-- AVAILABLE DATA follows --

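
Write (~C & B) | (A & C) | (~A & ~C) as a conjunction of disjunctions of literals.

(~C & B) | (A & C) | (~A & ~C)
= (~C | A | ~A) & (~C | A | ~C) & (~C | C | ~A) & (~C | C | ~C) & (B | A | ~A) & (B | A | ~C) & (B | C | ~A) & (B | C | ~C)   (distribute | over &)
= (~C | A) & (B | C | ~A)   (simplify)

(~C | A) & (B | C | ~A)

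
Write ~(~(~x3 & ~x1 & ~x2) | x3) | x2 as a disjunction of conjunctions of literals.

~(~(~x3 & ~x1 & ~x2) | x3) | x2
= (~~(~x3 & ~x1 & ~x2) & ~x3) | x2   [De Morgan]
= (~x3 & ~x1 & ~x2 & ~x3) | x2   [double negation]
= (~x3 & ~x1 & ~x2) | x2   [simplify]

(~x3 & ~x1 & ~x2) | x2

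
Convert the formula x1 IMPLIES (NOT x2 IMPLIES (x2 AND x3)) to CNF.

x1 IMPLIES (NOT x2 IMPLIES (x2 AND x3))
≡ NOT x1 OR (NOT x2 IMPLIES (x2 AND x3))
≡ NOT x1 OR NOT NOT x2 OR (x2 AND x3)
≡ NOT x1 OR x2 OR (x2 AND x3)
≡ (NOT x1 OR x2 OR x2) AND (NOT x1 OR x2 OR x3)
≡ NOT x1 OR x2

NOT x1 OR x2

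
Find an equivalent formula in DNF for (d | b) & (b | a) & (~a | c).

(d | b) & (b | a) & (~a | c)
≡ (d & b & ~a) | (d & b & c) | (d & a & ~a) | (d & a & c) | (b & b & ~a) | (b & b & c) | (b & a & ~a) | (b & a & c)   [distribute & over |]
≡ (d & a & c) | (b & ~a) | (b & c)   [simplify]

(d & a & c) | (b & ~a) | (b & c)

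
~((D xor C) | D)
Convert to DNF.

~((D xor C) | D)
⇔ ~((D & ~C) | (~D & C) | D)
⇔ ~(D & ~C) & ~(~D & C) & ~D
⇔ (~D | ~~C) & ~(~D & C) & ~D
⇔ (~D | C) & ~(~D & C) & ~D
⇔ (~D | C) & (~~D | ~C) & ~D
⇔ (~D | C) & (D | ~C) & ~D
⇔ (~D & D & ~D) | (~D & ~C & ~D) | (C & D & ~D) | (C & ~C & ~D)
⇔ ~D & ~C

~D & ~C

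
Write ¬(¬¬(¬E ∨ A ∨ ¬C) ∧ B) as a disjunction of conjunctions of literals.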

-- AVAILABLE DATA concluded --
-- AVAILABLE DATA follows --

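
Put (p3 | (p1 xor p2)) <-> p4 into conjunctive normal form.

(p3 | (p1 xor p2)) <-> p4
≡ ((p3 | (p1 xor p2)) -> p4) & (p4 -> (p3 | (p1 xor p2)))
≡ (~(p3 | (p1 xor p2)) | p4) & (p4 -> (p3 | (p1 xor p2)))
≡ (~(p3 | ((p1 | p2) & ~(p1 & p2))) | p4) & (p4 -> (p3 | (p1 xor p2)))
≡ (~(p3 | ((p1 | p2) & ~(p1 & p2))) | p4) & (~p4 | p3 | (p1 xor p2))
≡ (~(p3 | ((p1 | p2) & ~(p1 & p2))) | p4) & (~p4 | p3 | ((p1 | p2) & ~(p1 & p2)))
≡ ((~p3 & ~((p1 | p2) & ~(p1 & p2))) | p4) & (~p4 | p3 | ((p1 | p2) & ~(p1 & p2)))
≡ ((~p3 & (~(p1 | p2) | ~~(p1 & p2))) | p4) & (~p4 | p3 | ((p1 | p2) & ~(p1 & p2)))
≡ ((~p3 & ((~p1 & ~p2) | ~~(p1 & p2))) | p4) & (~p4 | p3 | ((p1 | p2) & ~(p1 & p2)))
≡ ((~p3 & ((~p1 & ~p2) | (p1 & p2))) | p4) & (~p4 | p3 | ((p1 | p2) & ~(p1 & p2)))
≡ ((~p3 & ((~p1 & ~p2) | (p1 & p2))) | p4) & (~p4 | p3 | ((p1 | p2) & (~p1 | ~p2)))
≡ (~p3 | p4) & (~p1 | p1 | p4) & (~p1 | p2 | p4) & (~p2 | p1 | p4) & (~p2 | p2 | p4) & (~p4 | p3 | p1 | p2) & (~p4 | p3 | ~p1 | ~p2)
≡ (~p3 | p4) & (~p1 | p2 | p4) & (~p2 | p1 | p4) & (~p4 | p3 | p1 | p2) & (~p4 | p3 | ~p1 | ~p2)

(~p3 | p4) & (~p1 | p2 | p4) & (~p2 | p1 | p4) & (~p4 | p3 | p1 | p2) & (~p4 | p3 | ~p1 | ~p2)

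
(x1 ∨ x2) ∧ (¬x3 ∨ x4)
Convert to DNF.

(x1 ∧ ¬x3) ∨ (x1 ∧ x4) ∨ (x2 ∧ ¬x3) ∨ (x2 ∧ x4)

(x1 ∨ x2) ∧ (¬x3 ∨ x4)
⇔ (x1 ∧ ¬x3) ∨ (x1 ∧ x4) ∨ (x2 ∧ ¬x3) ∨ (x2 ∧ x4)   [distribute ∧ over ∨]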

-- AVAILABLE DATA concluded --

• **DESCRIPTION OF THE TASK**
Output only an exact transcription of the lines above from the one with "Convert the formula" up to and including the one with "Write ¬(¬¬(¬E ∨".

• **OUTPUT**
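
Convert the formula x1 IMPLIES (NOT x2 IMPLIES (x2 AND x3)) to CNF.

x1 IMPLIES (NOT x2 IMPLIES (x2 AND x3))
≡ NOT x1 OR (NOT x2 IMPLIES (x2 AND x3))
≡ NOT x1 OR NOT NOT x2 OR (x2 AND x3)
≡ NOT x1 OR x2 OR (x2 AND x3)
≡ (NOT x1 OR x2 OR x2) AND (NOT x1 OR x2 OR x3)
≡ NOT x1 OR x2

NOT x1 OR x2

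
Find an equivalent formula in DNF for (d | b) & (b | a) & (~a | c).

(d | b) & (b | a) & (~a | c)
≡ (d & b & ~a) | (d & b & c) | (d & a & ~a) | (d & a & c) | (b & b & ~a) | (b & b & c) | (b & a & ~a) | (b & a & c)   [distribute & over |]
≡ (d & a & c) | (b & ~a) | (b & c)   [simplify]

(d & a & c) | (b & ~a) | (b & c)

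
~((D xor C) | D)
Convert to DNF.

~((D xor C) | D)
⇔ ~((D & ~C) | (~D & C) | D)
⇔ ~(D & ~C) & ~(~D & C) & ~D
⇔ (~D | ~~C) & ~(~D & C) & ~D
⇔ (~D | C) & ~(~D & C) & ~D
⇔ (~D | C) & (~~D | ~C) & ~D
⇔ (~D | C) & (D | ~C) & ~D
⇔ (~D & D & ~D) | (~D & ~C & ~D) | (C & D & ~D) | (C & ~C & ~D)
⇔ ~D & ~C

~D & ~C

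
Write ¬(¬¬(¬E ∨ A ∨ ¬C) ∧ B) as a disjunction of conjunctions of literals.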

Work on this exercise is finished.